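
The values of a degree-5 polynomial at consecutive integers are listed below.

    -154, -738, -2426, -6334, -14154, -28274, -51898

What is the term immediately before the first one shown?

-14

D1: -584, -1688, -3908, -7820, -14120, -23624
D2: -1104, -2220, -3912, -6300, -9504
D3: -1116, -1692, -2388, -3204
D4: -576, -696, -816
D5: -120, -120
The fifth differences are constant at -120.
Work back: -576 + 120 = -456;  -1116 + 456 = -660;  -1104 + 660 = -444;  -584 + 444 = -140;  -154 + 140 = -14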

Requirement:
Each entry above needs to be returned exactly as written.

Answer area:
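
The values of a degree-5 polynomial at consecutive integers are listed below.

    -154, -738, -2426, -6334, -14154, -28274, -51898

What is the term immediately before the first one shown?

-14

D1: -584, -1688, -3908, -7820, -14120, -23624
D2: -1104, -2220, -3912, -6300, -9504
D3: -1116, -1692, -2388, -3204
D4: -576, -696, -816
D5: -120, -120
The fifth differences are constant at -120.
Work back: -576 + 120 = -456;  -1116 + 456 = -660;  -1104 + 660 = -444;  -584 + 444 = -140;  -154 + 140 = -14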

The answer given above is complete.